» Stored data entries
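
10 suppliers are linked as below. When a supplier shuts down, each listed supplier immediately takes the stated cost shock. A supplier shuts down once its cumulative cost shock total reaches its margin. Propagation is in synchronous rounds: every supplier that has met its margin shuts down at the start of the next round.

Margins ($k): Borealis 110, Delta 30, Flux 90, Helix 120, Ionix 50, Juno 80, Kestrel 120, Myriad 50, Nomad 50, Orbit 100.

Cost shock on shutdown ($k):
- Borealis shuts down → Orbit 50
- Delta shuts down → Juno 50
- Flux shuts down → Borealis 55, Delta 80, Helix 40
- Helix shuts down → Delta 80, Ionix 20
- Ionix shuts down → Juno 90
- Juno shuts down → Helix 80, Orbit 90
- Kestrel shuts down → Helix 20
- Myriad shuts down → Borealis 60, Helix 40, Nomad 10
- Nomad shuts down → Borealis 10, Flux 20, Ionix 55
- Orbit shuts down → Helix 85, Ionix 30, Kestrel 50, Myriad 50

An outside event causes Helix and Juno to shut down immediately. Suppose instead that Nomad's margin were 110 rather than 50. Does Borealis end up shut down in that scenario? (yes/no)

no

With Nomad's margin at 110:
Round 1 — Helix, Juno shut down (initial).
  Delta: +80 → 80 ≥ 30
  Ionix: +20 → 20 < 50
  Orbit: +90 → 90 < 100
Round 2 — Delta shuts down.
No further shutdowns.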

» What needs to be done
Please print the lines from the start of the records up to and including the line with "- Orbit shuts", copying each one exactly and leaving out the rest.

» Exercise result
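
10 suppliers are linked as below. When a supplier shuts down, each listed supplier immediately takes the stated cost shock. A supplier shuts down once its cumulative cost shock total reaches its margin. Propagation is in synchronous rounds: every supplier that has met its margin shuts down at the start of the next round.

Margins ($k): Borealis 110, Delta 30, Flux 90, Helix 120, Ionix 50, Juno 80, Kestrel 120, Myriad 50, Nomad 50, Orbit 100.

Cost shock on shutdown ($k):
- Borealis shuts down → Orbit 50
- Delta shuts down → Juno 50
- Flux shuts down → Borealis 55, Delta 80, Helix 40
- Helix shuts down → Delta 80, Ionix 20
- Ionix shuts down → Juno 90
- Juno shuts down → Helix 80, Orbit 90
- Kestrel shuts down → Helix 20
- Myriad shuts down → Borealis 60, Helix 40, Nomad 10
- Nomad shuts down → Borealis 10, Flux 20, Ionix 55
- Orbit shuts down → Helix 85, Ionix 30, Kestrel 50, Myriad 50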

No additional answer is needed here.